▸ **EXERCISE**:
Your answer must be the records below, reproduced exactly.

▸ **DATASET**:

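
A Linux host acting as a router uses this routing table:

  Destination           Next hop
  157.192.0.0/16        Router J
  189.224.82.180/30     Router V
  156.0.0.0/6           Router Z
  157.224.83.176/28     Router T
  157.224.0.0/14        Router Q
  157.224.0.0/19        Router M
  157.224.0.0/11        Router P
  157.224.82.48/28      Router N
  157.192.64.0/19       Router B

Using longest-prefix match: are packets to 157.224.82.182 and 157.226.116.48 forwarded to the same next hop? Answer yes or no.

yes

157.224.82.182: longest match 157.224.0.0/14 -> Router Q
157.226.116.48: longest match 157.224.0.0/14 -> Router Q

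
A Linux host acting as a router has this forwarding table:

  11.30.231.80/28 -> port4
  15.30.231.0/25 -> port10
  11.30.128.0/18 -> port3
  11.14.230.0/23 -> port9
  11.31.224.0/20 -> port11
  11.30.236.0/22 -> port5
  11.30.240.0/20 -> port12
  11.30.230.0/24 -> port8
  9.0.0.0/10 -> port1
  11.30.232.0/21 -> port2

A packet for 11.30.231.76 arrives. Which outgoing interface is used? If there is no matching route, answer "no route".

No entry's prefix contains 11.30.231.76; there is no default route.

no route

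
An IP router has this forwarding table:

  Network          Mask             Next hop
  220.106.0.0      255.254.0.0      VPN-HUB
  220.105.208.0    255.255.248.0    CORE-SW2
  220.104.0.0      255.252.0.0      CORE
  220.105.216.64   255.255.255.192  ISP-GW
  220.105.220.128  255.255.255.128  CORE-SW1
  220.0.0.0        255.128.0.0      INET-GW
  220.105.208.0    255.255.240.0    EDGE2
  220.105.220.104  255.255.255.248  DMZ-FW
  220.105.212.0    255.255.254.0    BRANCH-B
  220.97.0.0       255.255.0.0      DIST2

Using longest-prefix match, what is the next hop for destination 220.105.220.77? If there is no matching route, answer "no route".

Routes whose prefix contains 220.105.220.77:
  220.0.0.0/9 (220.0.0.0 - 220.127.255.255) -> INET-GW
  220.104.0.0/14 (220.104.0.0 - 220.107.255.255) -> CORE
  220.105.208.0/20 (220.105.208.0 - 220.105.223.255) -> EDGE2
More-specific entries that do NOT match:
  220.105.220.104/29 (220.105.220.104 - 220.105.220.111) does not contain 220.105.220.77
  220.105.216.64/26 (220.105.216.64 - 220.105.216.127) does not contain 220.105.220.77
  220.105.220.128/25 (220.105.220.128 - 220.105.220.255) does not contain 220.105.220.77
  220.105.212.0/23 (220.105.212.0 - 220.105.213.255) does not contain 220.105.220.77
  220.105.208.0/21 (220.105.208.0 - 220.105.215.255) does not contain 220.105.220.77
Longest matching prefix is /20 -> next hop EDGE2.

EDGE2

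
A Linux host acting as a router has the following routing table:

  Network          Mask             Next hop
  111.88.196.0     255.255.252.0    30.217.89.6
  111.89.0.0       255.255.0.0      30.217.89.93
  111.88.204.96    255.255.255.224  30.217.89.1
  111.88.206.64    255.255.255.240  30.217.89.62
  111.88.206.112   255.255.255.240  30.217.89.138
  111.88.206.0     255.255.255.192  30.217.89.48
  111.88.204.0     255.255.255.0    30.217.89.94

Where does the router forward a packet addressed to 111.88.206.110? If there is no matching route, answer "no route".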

▸ **SOLUTION**:
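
A Linux host acting as a router uses this routing table:

  Destination           Next hop
  157.192.0.0/16        Router J
  189.224.82.180/30     Router V
  156.0.0.0/6           Router Z
  157.224.83.176/28     Router T
  157.224.0.0/14        Router Q
  157.224.0.0/19        Router M
  157.224.0.0/11        Router P
  157.224.82.48/28      Router N
  157.192.64.0/19       Router B

Using longest-prefix match: are packets to 157.224.82.182 and 157.226.116.48 forwarded to the same next hop? Answer yes or no.

yes

157.224.82.182: longest match 157.224.0.0/14 -> Router Q
157.226.116.48: longest match 157.224.0.0/14 -> Router Q

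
A Linux host acting as a router has this forwarding table:

  11.30.231.80/28 -> port4
  15.30.231.0/25 -> port10
  11.30.128.0/18 -> port3
  11.14.230.0/23 -> port9
  11.31.224.0/20 -> port11
  11.30.236.0/22 -> port5
  11.30.240.0/20 -> port12
  11.30.230.0/24 -> port8
  9.0.0.0/10 -> port1
  11.30.232.0/21 -> port2

A packet for 11.30.231.76 arrives. Which outgoing interface is used? If there is no matching route, answer "no route".

No entry's prefix contains 11.30.231.76; there is no default route.

no route

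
An IP router has this forwarding table:

  Network          Mask             Next hop
  220.106.0.0      255.254.0.0      VPN-HUB
  220.105.208.0    255.255.248.0    CORE-SW2
  220.104.0.0      255.252.0.0      CORE
  220.105.216.64   255.255.255.192  ISP-GW
  220.105.220.128  255.255.255.128  CORE-SW1
  220.0.0.0        255.128.0.0      INET-GW
  220.105.208.0    255.255.240.0    EDGE2
  220.105.220.104  255.255.255.248  DMZ-FW
  220.105.212.0    255.255.254.0    BRANCH-B
  220.97.0.0       255.255.0.0      DIST2

Using longest-prefix match, what is the next hop for destination 220.105.220.77? If there is no matching route, answer "no route".

Routes whose prefix contains 220.105.220.77:
  220.0.0.0/9 (220.0.0.0 - 220.127.255.255) -> INET-GW
  220.104.0.0/14 (220.104.0.0 - 220.107.255.255) -> CORE
  220.105.208.0/20 (220.105.208.0 - 220.105.223.255) -> EDGE2
More-specific entries that do NOT match:
  220.105.220.104/29 (220.105.220.104 - 220.105.220.111) does not contain 220.105.220.77
  220.105.216.64/26 (220.105.216.64 - 220.105.216.127) does not contain 220.105.220.77
  220.105.220.128/25 (220.105.220.128 - 220.105.220.255) does not contain 220.105.220.77
  220.105.212.0/23 (220.105.212.0 - 220.105.213.255) does not contain 220.105.220.77
  220.105.208.0/21 (220.105.208.0 - 220.105.215.255) does not contain 220.105.220.77
Longest matching prefix is /20 -> next hop EDGE2.

EDGE2

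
A Linux host acting as a router has the following routing table:

  Network          Mask             Next hop
  111.88.196.0     255.255.252.0    30.217.89.6
  111.89.0.0       255.255.0.0      30.217.89.93
  111.88.204.96    255.255.255.224  30.217.89.1
  111.88.206.64    255.255.255.240  30.217.89.62
  111.88.206.112   255.255.255.240  30.217.89.138
  111.88.206.0     255.255.255.192  30.217.89.48
  111.88.204.0     255.255.255.0    30.217.89.94

Where does the router forward a packet addressed to 111.88.206.110? If there is no matching route, answer "no route".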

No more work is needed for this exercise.